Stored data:
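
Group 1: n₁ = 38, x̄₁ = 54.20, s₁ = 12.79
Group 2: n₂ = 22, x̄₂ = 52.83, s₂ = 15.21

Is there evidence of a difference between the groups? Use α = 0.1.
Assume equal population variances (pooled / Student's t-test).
Student's two-sample t-test (equal variances):
H₀: μ₁ = μ₂
H₁: μ₁ ≠ μ₂
df = n₁ + n₂ - 2 = 58
Pooled variance s_p² = [(n₁-1)s₁² + (n₂-1)s₂²] / (n₁ + n₂ - 2) = [(37)(12.79²) + (21)(15.21²)] / 58 = 188.1179
SE = √(s_p²(1/n₁ + 1/n₂)) = √(188.1179 × (1/38 + 1/22)) = 3.6744
t = (x̄₁ - x̄₂) / SE = (54.20 - 52.83) / 3.6744 = 1.37 / 3.6744 = 0.373
p-value = 0.7106

Since p-value > α = 0.1, we fail to reject H₀.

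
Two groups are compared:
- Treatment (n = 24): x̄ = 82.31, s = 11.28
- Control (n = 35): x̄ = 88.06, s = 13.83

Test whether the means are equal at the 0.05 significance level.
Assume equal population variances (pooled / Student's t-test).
Student's two-sample t-test (equal variances):
H₀: μ₁ = μ₂
H₁: μ₁ ≠ μ₂
df = n₁ + n₂ - 2 = 57
Pooled variance s_p² = [(n₁-1)s₁² + (n₂-1)s₂²] / (n₁ + n₂ - 2) = [(23)(11.28²) + (34)(13.83²)] / 57 = 165.4320
SE = √(s_p²(1/n₁ + 1/n₂)) = √(165.4320 × (1/24 + 1/35)) = 3.4088
t = (x̄₁ - x̄₂) / SE = (82.31 - 88.06) / 3.4088 = -5.75 / 3.4088 = -1.687
p-value = 0.0971

Since p-value > α = 0.05, we fail to reject H₀.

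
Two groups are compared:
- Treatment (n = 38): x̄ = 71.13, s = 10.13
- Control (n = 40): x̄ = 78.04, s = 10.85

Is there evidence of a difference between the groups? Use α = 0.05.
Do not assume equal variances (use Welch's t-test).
Welch's two-sample t-test:
H₀: μ₁ = μ₂
H₁: μ₁ ≠ μ₂
s₁²/n₁ = 10.13²/38 = 2.7004,  s₂²/n₂ = 10.85²/40 = 2.9431
SE = √(s₁²/n₁ + s₂²/n₂) = √(2.7004 + 2.9431) = 2.3756
df (Welch-Satterthwaite) = (s₁²/n₁ + s₂²/n₂)² / [(s₁²/n₁)²/(n₁-1) + (s₂²/n₂)²/(n₂-1)] ≈ 75.98
t = (x̄₁ - x̄₂) / SE = (71.13 - 78.04) / 2.3756 = -6.91 / 2.3756 = -2.909
p-value = 0.0048

Since p-value < α = 0.05, we reject H₀.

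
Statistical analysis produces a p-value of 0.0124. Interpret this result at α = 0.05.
Since p = 0.0124 < α = 0.05, reject H₀.
There is sufficient evidence to reject the null hypothesis; the result is statistically significant at the 0.05 level.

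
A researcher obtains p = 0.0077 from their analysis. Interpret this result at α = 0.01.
Since p = 0.0077 < α = 0.01, reject H₀.
There is sufficient evidence to reject the null hypothesis; the result is statistically significant at the 0.01 level.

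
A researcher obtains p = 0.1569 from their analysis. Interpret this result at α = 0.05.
Since p = 0.1569 > α = 0.05, fail to reject H₀.
There is insufficient evidence to reject the null hypothesis; the result is not statistically significant at the 0.05 level.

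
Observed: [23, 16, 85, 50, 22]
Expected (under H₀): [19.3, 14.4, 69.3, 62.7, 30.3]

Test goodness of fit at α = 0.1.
Chi-square goodness of fit test:
H₀: observed counts match expected distribution
H₁: observed counts differ from expected distribution
df = k - 1 = 4
χ² = Σ(O - E)²/E
   = (23 - 19.3)²/19.3 + (16 - 14.4)²/14.4 + (85 - 69.3)²/69.3 + (50 - 62.7)²/62.7 + (22 - 30.3)²/30.3
   = 0.709 + 0.178 + 3.557 + 2.572 + 2.274
   = 9.29
p-value = 0.0542

Since p-value < α = 0.1, we reject H₀.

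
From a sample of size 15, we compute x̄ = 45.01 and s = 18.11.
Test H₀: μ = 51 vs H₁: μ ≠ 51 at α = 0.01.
One-sample t-test:
H₀: μ = 51
H₁: μ ≠ 51
df = n - 1 = 14
t = (x̄ - μ₀) / (s/√n) = (45.01 - 51) / (18.11/√15) = -1.281
p-value = 0.2210

Since p-value > α = 0.01, we fail to reject H₀.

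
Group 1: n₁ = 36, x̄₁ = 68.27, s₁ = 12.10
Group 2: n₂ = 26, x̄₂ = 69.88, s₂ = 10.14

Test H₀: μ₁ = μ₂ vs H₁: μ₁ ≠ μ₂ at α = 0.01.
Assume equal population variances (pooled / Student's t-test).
Student's two-sample t-test (equal variances):
H₀: μ₁ = μ₂
H₁: μ₁ ≠ μ₂
df = n₁ + n₂ - 2 = 60
Pooled variance s_p² = [(n₁-1)s₁² + (n₂-1)s₂²] / (n₁ + n₂ - 2) = [(35)(12.10²) + (25)(10.14²)] / 60 = 128.2473
SE = √(s_p²(1/n₁ + 1/n₂)) = √(128.2473 × (1/36 + 1/26)) = 2.9146
t = (x̄₁ - x̄₂) / SE = (68.27 - 69.88) / 2.9146 = -1.61 / 2.9146 = -0.552
p-value = 0.5827

Since p-value > α = 0.01, we fail to reject H₀.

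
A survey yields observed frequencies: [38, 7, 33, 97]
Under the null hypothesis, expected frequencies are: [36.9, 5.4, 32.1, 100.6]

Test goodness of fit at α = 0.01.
Chi-square goodness of fit test:
H₀: observed counts match expected distribution
H₁: observed counts differ from expected distribution
df = k - 1 = 3
χ² = Σ(O - E)²/E
   = (38 - 36.9)²/36.9 + (7 - 5.4)²/5.4 + (33 - 32.1)²/32.1 + (97 - 100.6)²/100.6
   = 0.033 + 0.474 + 0.025 + 0.129
   = 0.66
p-value = 0.8824

Since p-value > α = 0.01, we fail to reject H₀.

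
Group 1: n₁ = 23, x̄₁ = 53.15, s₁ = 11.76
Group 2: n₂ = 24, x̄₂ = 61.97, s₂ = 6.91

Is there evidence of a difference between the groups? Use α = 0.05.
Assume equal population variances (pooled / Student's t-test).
Student's two-sample t-test (equal variances):
H₀: μ₁ = μ₂
H₁: μ₁ ≠ μ₂
df = n₁ + n₂ - 2 = 45
Pooled variance s_p² = [(n₁-1)s₁² + (n₂-1)s₂²] / (n₁ + n₂ - 2) = [(22)(11.76²) + (23)(6.91²)] / 45 = 92.0167
SE = √(s_p²(1/n₁ + 1/n₂)) = √(92.0167 × (1/23 + 1/24)) = 2.7991
t = (x̄₁ - x̄₂) / SE = (53.15 - 61.97) / 2.7991 = -8.82 / 2.7991 = -3.151
p-value = 0.0029

Since p-value < α = 0.05, we reject H₀.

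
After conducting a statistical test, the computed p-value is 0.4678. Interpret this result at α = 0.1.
Since p = 0.4678 > α = 0.1, fail to reject H₀.
There is insufficient evidence to reject the null hypothesis; the result is not statistically significant at the 0.1 level.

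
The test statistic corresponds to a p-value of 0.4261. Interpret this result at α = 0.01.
Since p = 0.4261 > α = 0.01, fail to reject H₀.
There is insufficient evidence to reject the null hypothesis; the result is not statistically significant at the 0.01 level.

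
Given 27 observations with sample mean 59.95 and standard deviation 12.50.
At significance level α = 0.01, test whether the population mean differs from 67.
One-sample t-test:
H₀: μ = 67
H₁: μ ≠ 67
df = n - 1 = 26
t = (x̄ - μ₀) / (s/√n) = (59.95 - 67) / (12.50/√27) = -2.931
p-value = 0.0070

Since p-value < α = 0.01, we reject H₀.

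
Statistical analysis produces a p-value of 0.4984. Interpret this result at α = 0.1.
Since p = 0.4984 > α = 0.1, fail to reject H₀.
There is insufficient evidence to reject the null hypothesis; the result is not statistically significant at the 0.1 level.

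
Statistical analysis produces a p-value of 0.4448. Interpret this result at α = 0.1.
Since p = 0.4448 > α = 0.1, fail to reject H₀.
There is insufficient evidence to reject the null hypothesis; the result is not statistically significant at the 0.1 level.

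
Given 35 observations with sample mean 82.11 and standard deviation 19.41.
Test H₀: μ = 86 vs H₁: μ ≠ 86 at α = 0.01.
One-sample t-test:
H₀: μ = 86
H₁: μ ≠ 86
df = n - 1 = 34
t = (x̄ - μ₀) / (s/√n) = (82.11 - 86) / (19.41/√35) = -1.186
p-value = 0.2440

Since p-value > α = 0.01, we fail to reject H₀.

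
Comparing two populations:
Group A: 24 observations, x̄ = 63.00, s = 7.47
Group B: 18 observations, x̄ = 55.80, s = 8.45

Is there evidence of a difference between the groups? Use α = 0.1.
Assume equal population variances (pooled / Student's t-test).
Student's two-sample t-test (equal variances):
H₀: μ₁ = μ₂
H₁: μ₁ ≠ μ₂
df = n₁ + n₂ - 2 = 40
Pooled variance s_p² = [(n₁-1)s₁² + (n₂-1)s₂²] / (n₁ + n₂ - 2) = [(23)(7.47²) + (17)(8.45²)] / 40 = 62.4316
SE = √(s_p²(1/n₁ + 1/n₂)) = √(62.4316 × (1/24 + 1/18)) = 2.4637
t = (x̄₁ - x̄₂) / SE = (63.00 - 55.80) / 2.4637 = 7.20 / 2.4637 = 2.922
p-value = 0.0057

Since p-value < α = 0.1, we reject H₀.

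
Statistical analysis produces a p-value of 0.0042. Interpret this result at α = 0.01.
Since p = 0.0042 < α = 0.01, reject H₀.
There is sufficient evidence to reject the null hypothesis; the result is statistically significant at the 0.01 level.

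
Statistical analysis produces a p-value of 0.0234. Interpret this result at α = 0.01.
Since p = 0.0234 > α = 0.01, fail to reject H₀.
There is insufficient evidence to reject the null hypothesis; the result is not statistically significant at the 0.01 level.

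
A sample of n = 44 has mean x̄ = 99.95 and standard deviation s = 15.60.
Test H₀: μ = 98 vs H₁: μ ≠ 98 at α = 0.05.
One-sample t-test:
H₀: μ = 98
H₁: μ ≠ 98
df = n - 1 = 43
t = (x̄ - μ₀) / (s/√n) = (99.95 - 98) / (15.60/√44) = 0.829
p-value = 0.4116

Since p-value > α = 0.05, we fail to reject H₀.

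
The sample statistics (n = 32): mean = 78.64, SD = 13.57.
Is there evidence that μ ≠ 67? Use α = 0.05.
One-sample t-test:
H₀: μ = 67
H₁: μ ≠ 67
df = n - 1 = 31
t = (x̄ - μ₀) / (s/√n) = (78.64 - 67) / (13.57/√32) = 4.852
p-value < 0.0001

Since p-value < α = 0.05, we reject H₀.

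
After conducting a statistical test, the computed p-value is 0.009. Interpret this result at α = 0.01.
Since p = 0.009 < α = 0.01, reject H₀.
There is sufficient evidence to reject the null hypothesis; the result is statistically significant at the 0.01 level.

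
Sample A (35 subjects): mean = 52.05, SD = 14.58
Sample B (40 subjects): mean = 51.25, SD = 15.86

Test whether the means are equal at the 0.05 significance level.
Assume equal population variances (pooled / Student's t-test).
Student's two-sample t-test (equal variances):
H₀: μ₁ = μ₂
H₁: μ₁ ≠ μ₂
df = n₁ + n₂ - 2 = 73
Pooled variance s_p² = [(n₁-1)s₁² + (n₂-1)s₂²] / (n₁ + n₂ - 2) = [(34)(14.58²) + (39)(15.86²)] / 73 = 233.3924
SE = √(s_p²(1/n₁ + 1/n₂)) = √(233.3924 × (1/35 + 1/40)) = 3.5360
t = (x̄₁ - x̄₂) / SE = (52.05 - 51.25) / 3.5360 = 0.80 / 3.5360 = 0.226
p-value = 0.8216

Since p-value > α = 0.05, we fail to reject H₀.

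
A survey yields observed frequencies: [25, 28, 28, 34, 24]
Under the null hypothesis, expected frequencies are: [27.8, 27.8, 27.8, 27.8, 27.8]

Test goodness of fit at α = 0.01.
Chi-square goodness of fit test:
H₀: observed counts match expected distribution
H₁: observed counts differ from expected distribution
df = k - 1 = 4
χ² = Σ(O - E)²/E
   = (25 - 27.8)²/27.8 + (28 - 27.8)²/27.8 + (28 - 27.8)²/27.8 + (34 - 27.8)²/27.8 + (24 - 27.8)²/27.8
   = 0.282 + 0.001 + 0.001 + 1.383 + 0.519
   = 2.19
p-value = 0.7014

Since p-value > α = 0.01, we fail to reject H₀.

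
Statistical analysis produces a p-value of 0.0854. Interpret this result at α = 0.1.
Since p = 0.0854 < α = 0.1, reject H₀.
There is sufficient evidence to reject the null hypothesis; the result is statistically significant at the 0.1 level.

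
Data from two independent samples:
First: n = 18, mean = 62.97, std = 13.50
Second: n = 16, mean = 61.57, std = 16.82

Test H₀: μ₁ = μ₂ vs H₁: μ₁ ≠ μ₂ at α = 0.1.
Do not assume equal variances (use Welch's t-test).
Welch's two-sample t-test:
H₀: μ₁ = μ₂
H₁: μ₁ ≠ μ₂
s₁²/n₁ = 13.50²/18 = 10.1250,  s₂²/n₂ = 16.82²/16 = 17.6820
SE = √(s₁²/n₁ + s₂²/n₂) = √(10.1250 + 17.6820) = 5.2732
df (Welch-Satterthwaite) = (s₁²/n₁ + s₂²/n₂)² / [(s₁²/n₁)²/(n₁-1) + (s₂²/n₂)²/(n₂-1)] ≈ 28.77
t = (x̄₁ - x̄₂) / SE = (62.97 - 61.57) / 5.2732 = 1.40 / 5.2732 = 0.265
p-value = 0.7925

Since p-value > α = 0.1, we fail to reject H₀.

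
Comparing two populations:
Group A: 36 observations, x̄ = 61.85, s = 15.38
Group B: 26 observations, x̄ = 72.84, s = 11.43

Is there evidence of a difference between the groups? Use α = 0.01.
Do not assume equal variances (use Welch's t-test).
Welch's two-sample t-test:
H₀: μ₁ = μ₂
H₁: μ₁ ≠ μ₂
s₁²/n₁ = 15.38²/36 = 6.5707,  s₂²/n₂ = 11.43²/26 = 5.0248
SE = √(s₁²/n₁ + s₂²/n₂) = √(6.5707 + 5.0248) = 3.4052
df (Welch-Satterthwaite) = (s₁²/n₁ + s₂²/n₂)² / [(s₁²/n₁)²/(n₁-1) + (s₂²/n₂)²/(n₂-1)] ≈ 59.93
t = (x̄₁ - x̄₂) / SE = (61.85 - 72.84) / 3.4052 = -10.99 / 3.4052 = -3.227
p-value = 0.0020

Since p-value < α = 0.01, we reject H₀.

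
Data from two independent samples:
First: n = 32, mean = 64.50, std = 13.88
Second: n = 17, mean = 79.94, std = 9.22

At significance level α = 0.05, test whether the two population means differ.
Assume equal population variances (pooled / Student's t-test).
Student's two-sample t-test (equal variances):
H₀: μ₁ = μ₂
H₁: μ₁ ≠ μ₂
df = n₁ + n₂ - 2 = 47
Pooled variance s_p² = [(n₁-1)s₁² + (n₂-1)s₂²] / (n₁ + n₂ - 2) = [(31)(13.88²) + (16)(9.22²)] / 47 = 156.0090
SE = √(s_p²(1/n₁ + 1/n₂)) = √(156.0090 × (1/32 + 1/17)) = 3.7486
t = (x̄₁ - x̄₂) / SE = (64.50 - 79.94) / 3.7486 = -15.44 / 3.7486 = -4.119
p-value = 0.0002

Since p-value < α = 0.05, we reject H₀.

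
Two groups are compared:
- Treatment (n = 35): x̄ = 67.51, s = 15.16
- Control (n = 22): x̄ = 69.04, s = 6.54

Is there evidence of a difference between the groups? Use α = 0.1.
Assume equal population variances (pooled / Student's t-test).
Student's two-sample t-test (equal variances):
H₀: μ₁ = μ₂
H₁: μ₁ ≠ μ₂
df = n₁ + n₂ - 2 = 55
Pooled variance s_p² = [(n₁-1)s₁² + (n₂-1)s₂²] / (n₁ + n₂ - 2) = [(34)(15.16²) + (21)(6.54²)] / 55 = 158.4050
SE = √(s_p²(1/n₁ + 1/n₂)) = √(158.4050 × (1/35 + 1/22)) = 3.4243
t = (x̄₁ - x̄₂) / SE = (67.51 - 69.04) / 3.4243 = -1.53 / 3.4243 = -0.447
p-value = 0.6568

Since p-value > α = 0.1, we fail to reject H₀.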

## PROBLEM REQUIREMENTS
Your answer should consist of the lines from the line with "Second: n = 16, mean = 61.57, std = 16.82" to the line with "Test H₀: μ₁ = μ₂ vs H₁: μ₁ ≠ μ₂ at α = 0.1." above, repeated exactly, both ends included.

## EXERCISE RESPONSE
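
Second: n = 16, mean = 61.57, std = 16.82

Test H₀: μ₁ = μ₂ vs H₁: μ₁ ≠ μ₂ at α = 0.1.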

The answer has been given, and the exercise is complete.